WHAT IS NEEDED ▸
All records below are to be set down exactly, each character intact.

DATA RECORDS ▸
○ ○ ○ ○ ○ ○ ○
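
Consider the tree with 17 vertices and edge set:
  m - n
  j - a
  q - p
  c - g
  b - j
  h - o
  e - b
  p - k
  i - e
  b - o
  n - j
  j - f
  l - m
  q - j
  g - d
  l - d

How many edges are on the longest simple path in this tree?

Starting from c, a farthest node is h at distance 9.
One longest path: c–g–d–l–m–n–j–b–o–h.
So the diameter is 9.

9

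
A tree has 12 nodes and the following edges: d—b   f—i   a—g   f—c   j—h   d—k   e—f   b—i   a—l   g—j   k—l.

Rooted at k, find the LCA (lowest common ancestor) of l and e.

k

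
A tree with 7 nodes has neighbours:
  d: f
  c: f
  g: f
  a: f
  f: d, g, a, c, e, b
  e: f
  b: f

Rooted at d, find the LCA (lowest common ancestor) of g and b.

f

g's ancestor chain is g, f, d and b's is b, f, d; they first meet at f.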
○ ○ ○ ○ ○ ○ ○
THE COMPLETED TASK ▸
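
Consider the tree with 17 vertices and edge set:
  m - n
  j - a
  q - p
  c - g
  b - j
  h - o
  e - b
  p - k
  i - e
  b - o
  n - j
  j - f
  l - m
  q - j
  g - d
  l - d

How many edges are on the longest simple path in this tree?

Starting from c, a farthest node is h at distance 9.
One longest path: c–g–d–l–m–n–j–b–o–h.
So the diameter is 9.

9

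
A tree has 12 nodes and the following edges: d—b   f—i   a—g   f—c   j—h   d—k   e—f   b—i   a—l   g—j   k—l.

Rooted at k, find the LCA (lowest common ancestor) of l and e.

k

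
A tree with 7 nodes has neighbours:
  d: f
  c: f
  g: f
  a: f
  f: d, g, a, c, e, b
  e: f
  b: f

Rooted at d, find the LCA (lowest common ancestor) of g and b.

f

g's ancestor chain is g, f, d and b's is b, f, d; they first meet at f.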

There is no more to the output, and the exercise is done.